Requirement: Print, exactly as written, the line containing "5: MUL r0, r0, r3" and every line after it, ending with the final line of the data below.

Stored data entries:
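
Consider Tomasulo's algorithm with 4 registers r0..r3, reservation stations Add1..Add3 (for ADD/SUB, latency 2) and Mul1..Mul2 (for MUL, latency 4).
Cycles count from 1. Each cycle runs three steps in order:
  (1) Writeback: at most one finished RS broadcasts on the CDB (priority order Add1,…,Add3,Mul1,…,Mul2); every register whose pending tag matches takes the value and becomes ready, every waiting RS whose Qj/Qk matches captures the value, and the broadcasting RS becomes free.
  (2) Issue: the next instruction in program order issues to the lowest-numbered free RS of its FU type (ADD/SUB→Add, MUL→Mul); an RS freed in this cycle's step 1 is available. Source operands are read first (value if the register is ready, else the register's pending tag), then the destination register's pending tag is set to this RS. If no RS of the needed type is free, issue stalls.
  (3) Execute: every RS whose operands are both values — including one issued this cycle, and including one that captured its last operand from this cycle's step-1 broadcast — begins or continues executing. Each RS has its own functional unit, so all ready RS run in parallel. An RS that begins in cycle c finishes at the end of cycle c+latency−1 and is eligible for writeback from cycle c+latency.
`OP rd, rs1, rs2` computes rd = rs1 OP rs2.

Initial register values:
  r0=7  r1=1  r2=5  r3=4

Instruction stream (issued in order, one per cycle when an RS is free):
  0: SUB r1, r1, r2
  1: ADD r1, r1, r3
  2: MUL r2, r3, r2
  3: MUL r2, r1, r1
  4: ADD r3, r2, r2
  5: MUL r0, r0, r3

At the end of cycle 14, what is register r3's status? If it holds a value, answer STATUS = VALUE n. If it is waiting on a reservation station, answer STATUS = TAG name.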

Solution to this problem:
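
  5: MUL r0, r0, r3

At the end of cycle 14, what is register r3's status? If it holds a value, answer STATUS = VALUE n. If it is waiting on a reservation station, answer STATUS = TAG name.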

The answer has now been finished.